(Records drawn from a dataset)
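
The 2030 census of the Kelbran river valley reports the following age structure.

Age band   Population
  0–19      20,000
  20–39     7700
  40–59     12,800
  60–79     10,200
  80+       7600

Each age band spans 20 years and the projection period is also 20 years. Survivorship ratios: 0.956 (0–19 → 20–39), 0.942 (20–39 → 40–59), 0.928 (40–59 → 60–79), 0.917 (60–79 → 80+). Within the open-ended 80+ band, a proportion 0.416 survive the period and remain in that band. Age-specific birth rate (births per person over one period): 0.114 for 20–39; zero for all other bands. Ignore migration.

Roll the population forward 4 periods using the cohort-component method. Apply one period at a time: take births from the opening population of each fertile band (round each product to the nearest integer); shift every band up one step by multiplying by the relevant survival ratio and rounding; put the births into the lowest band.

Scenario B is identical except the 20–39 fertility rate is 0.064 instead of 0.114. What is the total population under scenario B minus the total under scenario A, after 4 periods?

-1408

Period 1.
Births: 7700 × 0.114 = 878
20–39: 20000 × 0.956 = 19120
40–59: 7700 × 0.942 = 7253
60–79: 12800 × 0.928 = 11878
80+: 10200 × 0.917 + 7600 × 0.416 = 9353 + 3162 = 12515
Giving 878 / 19120 / 7253 / 11878 / 12515.
Period 2.
Births: 19120 × 0.114 = 2180
20–39: 878 × 0.956 = 839
40–59: 19120 × 0.942 = 18011
60–79: 7253 × 0.928 = 6731
80+: 11878 × 0.917 + 12515 × 0.416 = 10892 + 5206 = 16098
Giving 2180 / 839 / 18011 / 6731 / 16098.
Period 3.
Births: 839 × 0.114 = 96
20–39: 2180 × 0.956 = 2084
40–59: 839 × 0.942 = 790
60–79: 18011 × 0.928 = 16714
80+: 6731 × 0.917 + 16098 × 0.416 = 6172 + 6697 = 12869
Giving 96 / 2084 / 790 / 16714 / 12869.
Period 4.
Births: 2084 × 0.114 = 238
20–39: 96 × 0.956 = 92
40–59: 2084 × 0.942 = 1963
60–79: 790 × 0.928 = 733
80+: 16714 × 0.917 + 12869 × 0.416 = 15327 + 5354 = 20681
Giving 238 / 92 / 1963 / 733 / 20681.
Scenario A total after 4 periods: 23707
Scenario B projection —
Period 1.
Births: 7700 × 0.064 = 493
20–39: 20000 × 0.956 = 19120
40–59: 7700 × 0.942 = 7253
60–79: 12800 × 0.928 = 11878
80+: 10200 × 0.917 + 7600 × 0.416 = 9353 + 3162 = 12515
Giving 493 / 19120 / 7253 / 11878 / 12515.
Period 2.
Births: 19120 × 0.064 = 1224
20–39: 493 × 0.956 = 471
40–59: 19120 × 0.942 = 18011
60–79: 7253 × 0.928 = 6731
80+: 11878 × 0.917 + 12515 × 0.416 = 10892 + 5206 = 16098
Giving 1224 / 471 / 18011 / 6731 / 16098.
Period 3.
Births: 471 × 0.064 = 30
20–39: 1224 × 0.956 = 1170
40–59: 471 × 0.942 = 444
60–79: 18011 × 0.928 = 16714
80+: 6731 × 0.917 + 16098 × 0.416 = 6172 + 6697 = 12869
Giving 30 / 1170 / 444 / 16714 / 12869.
Period 4.
Births: 1170 × 0.064 = 75
20–39: 30 × 0.956 = 29
40–59: 1170 × 0.942 = 1102
60–79: 444 × 0.928 = 412
80+: 16714 × 0.917 + 12869 × 0.416 = 15327 + 5354 = 20681
Giving 75 / 29 / 1102 / 412 / 20681.
Scenario B total after 4 periods: 22299
Difference B − A = 22299 − 23707 = -1408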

**Assigned task**
Retype every entry, keeping each character as it was.

**Output**
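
The 2030 census of the Kelbran river valley reports the following age structure.

Age band   Population
  0–19      20,000
  20–39     7700
  40–59     12,800
  60–79     10,200
  80+       7600

Each age band spans 20 years and the projection period is also 20 years. Survivorship ratios: 0.956 (0–19 → 20–39), 0.942 (20–39 → 40–59), 0.928 (40–59 → 60–79), 0.917 (60–79 → 80+). Within the open-ended 80+ band, a proportion 0.416 survive the period and remain in that band. Age-specific birth rate (births per person over one period): 0.114 for 20–39; zero for all other bands. Ignore migration.

Roll the population forward 4 periods using the cohort-component method. Apply one period at a time: take births from the opening population of each fertile band (round each product to the nearest integer); shift every band up one step by multiplying by the relevant survival ratio and rounding; put the births into the lowest band.

Scenario B is identical except the 20–39 fertility rate is 0.064 instead of 0.114. What is the total population under scenario B minus the total under scenario A, after 4 periods?

-1408

Period 1.
Births: 7700 × 0.114 = 878
20–39: 20000 × 0.956 = 19120
40–59: 7700 × 0.942 = 7253
60–79: 12800 × 0.928 = 11878
80+: 10200 × 0.917 + 7600 × 0.416 = 9353 + 3162 = 12515
Giving 878 / 19120 / 7253 / 11878 / 12515.
Period 2.
Births: 19120 × 0.114 = 2180
20–39: 878 × 0.956 = 839
40–59: 19120 × 0.942 = 18011
60–79: 7253 × 0.928 = 6731
80+: 11878 × 0.917 + 12515 × 0.416 = 10892 + 5206 = 16098
Giving 2180 / 839 / 18011 / 6731 / 16098.
Period 3.
Births: 839 × 0.114 = 96
20–39: 2180 × 0.956 = 2084
40–59: 839 × 0.942 = 790
60–79: 18011 × 0.928 = 16714
80+: 6731 × 0.917 + 16098 × 0.416 = 6172 + 6697 = 12869
Giving 96 / 2084 / 790 / 16714 / 12869.
Period 4.
Births: 2084 × 0.114 = 238
20–39: 96 × 0.956 = 92
40–59: 2084 × 0.942 = 1963
60–79: 790 × 0.928 = 733
80+: 16714 × 0.917 + 12869 × 0.416 = 15327 + 5354 = 20681
Giving 238 / 92 / 1963 / 733 / 20681.
Scenario A total after 4 periods: 23707
Scenario B projection —
Period 1.
Births: 7700 × 0.064 = 493
20–39: 20000 × 0.956 = 19120
40–59: 7700 × 0.942 = 7253
60–79: 12800 × 0.928 = 11878
80+: 10200 × 0.917 + 7600 × 0.416 = 9353 + 3162 = 12515
Giving 493 / 19120 / 7253 / 11878 / 12515.
Period 2.
Births: 19120 × 0.064 = 1224
20–39: 493 × 0.956 = 471
40–59: 19120 × 0.942 = 18011
60–79: 7253 × 0.928 = 6731
80+: 11878 × 0.917 + 12515 × 0.416 = 10892 + 5206 = 16098
Giving 1224 / 471 / 18011 / 6731 / 16098.
Period 3.
Births: 471 × 0.064 = 30
20–39: 1224 × 0.956 = 1170
40–59: 471 × 0.942 = 444
60–79: 18011 × 0.928 = 16714
80+: 6731 × 0.917 + 16098 × 0.416 = 6172 + 6697 = 12869
Giving 30 / 1170 / 444 / 16714 / 12869.
Period 4.
Births: 1170 × 0.064 = 75
20–39: 30 × 0.956 = 29
40–59: 1170 × 0.942 = 1102
60–79: 444 × 0.928 = 412
80+: 16714 × 0.917 + 12869 × 0.416 = 15327 + 5354 = 20681
Giving 75 / 29 / 1102 / 412 / 20681.
Scenario B total after 4 periods: 22299
Difference B − A = 22299 − 23707 = -1408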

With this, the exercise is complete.